Locate every line below that contains the word "allocating" and copy it.

= Beginning of Section =

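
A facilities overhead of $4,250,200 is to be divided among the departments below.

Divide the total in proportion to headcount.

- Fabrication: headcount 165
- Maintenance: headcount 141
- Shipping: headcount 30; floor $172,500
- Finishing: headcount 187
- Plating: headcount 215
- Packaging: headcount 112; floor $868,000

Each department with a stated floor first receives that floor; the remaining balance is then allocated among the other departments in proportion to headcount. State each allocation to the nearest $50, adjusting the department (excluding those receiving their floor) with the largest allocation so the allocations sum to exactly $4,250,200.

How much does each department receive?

Fund the minimums — Shipping $172,500; Packaging $868,000. Balance $3,209,700.
Balance split over remaining headcount 708: Fabrication 748,023.31 → $748,000; Maintenance 639,219.92 → $639,200; Finishing 847,759.75 → $847,750; Plating 974,697.03 → $974,700.
Rounding difference +$50 applied to Plating → $974,750.

Fabrication: $748,000 | Maintenance: $639,200 | Shipping: $172,500 | Finishing: $847,750 | Plating: $974,750 | Packaging: $868,000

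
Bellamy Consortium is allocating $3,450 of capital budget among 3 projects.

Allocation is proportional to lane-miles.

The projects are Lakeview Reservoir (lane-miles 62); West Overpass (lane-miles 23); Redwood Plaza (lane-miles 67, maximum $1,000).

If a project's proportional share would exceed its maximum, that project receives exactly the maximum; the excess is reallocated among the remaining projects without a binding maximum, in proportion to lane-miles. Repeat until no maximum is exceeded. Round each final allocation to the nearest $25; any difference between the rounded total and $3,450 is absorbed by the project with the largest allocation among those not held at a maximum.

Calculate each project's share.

Combined lane-miles = 152.
Proportional shares (ignoring caps): Lakeview Reservoir 1,407.24; West Overpass 522.04; Redwood Plaza 1,520.72.
Held at cap: Redwood Plaza ($1,000); remaining pool $2,450 reallocated over remaining lane-miles 85.
Shares after redistribution: Lakeview Reservoir 1,787.06 → $1,775; West Overpass 662.94 → $675.

Lakeview Reservoir: $1,775 · West Overpass: $675 · Redwood Plaza: $1,000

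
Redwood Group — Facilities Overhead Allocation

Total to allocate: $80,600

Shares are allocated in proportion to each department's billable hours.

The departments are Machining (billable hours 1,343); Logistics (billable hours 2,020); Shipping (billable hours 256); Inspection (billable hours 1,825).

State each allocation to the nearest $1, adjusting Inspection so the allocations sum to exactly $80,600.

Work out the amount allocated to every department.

Billable hours total: 5,444.
Raw shares: Machining 1,343/5,444 × $80,600 = 19,883.505; Logistics 2,020/5,444 × $80,600 = 29,906.69; Shipping 256/5,444 × $80,600 = 3,790.15; Inspection 1,825/5,444 × $80,600 = 27,019.65.
Rounded to nearest $1: Machining $19,884; Logistics $29,907; Shipping $3,790; Inspection $27,020. Sum = $80,601.
Difference $80,600 − $80,601 = −$1 applied to Inspection: Inspection becomes $27,019.

Machining: $19,884; Logistics: $29,907; Shipping: $3,790; Inspection: $27,019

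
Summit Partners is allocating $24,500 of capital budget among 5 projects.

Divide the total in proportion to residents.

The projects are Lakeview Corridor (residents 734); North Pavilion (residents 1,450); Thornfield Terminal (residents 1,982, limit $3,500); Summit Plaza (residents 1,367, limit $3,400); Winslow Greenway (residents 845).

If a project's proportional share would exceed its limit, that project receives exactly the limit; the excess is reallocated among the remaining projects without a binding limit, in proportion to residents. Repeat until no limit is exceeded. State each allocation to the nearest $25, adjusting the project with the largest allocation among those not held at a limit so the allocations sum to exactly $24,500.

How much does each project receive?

Sum of residents: 6,378.
Unconstrained shares: Lakeview Corridor 2,819.54; North Pavilion 5,569.93; Thornfield Terminal 7,613.52; Summit Plaza 5,251.10; Winslow Greenway 3,245.92.
Cap binds for Thornfield Terminal ($3,500), Summit Plaza ($3,400); remaining pool $17,600 reallocated over remaining residents 3,029.
Shares after redistribution: Lakeview Corridor 4,264.91 → $4,275; North Pavilion 8,425.22 → $8,425; Winslow Greenway 4,909.87 → $4,900.

Lakeview Corridor: $4,275 · North Pavilion: $8,425 · Thornfield Terminal: $3,500 · Summit Plaza: $3,400 · Winslow Greenway: $4,900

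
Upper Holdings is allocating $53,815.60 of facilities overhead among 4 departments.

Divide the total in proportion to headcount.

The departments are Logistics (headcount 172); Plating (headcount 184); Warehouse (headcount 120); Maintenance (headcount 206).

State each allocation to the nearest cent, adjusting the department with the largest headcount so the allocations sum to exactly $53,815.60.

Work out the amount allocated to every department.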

= End of Section =

> YOUR SOLUTION:
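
Bellamy Consortium is allocating $3,450 of capital budget among 3 projects.
Summit Partners is allocating $24,500 of capital budget among 5 projects.
Upper Holdings is allocating $53,815.60 of facilities overhead among 4 departments.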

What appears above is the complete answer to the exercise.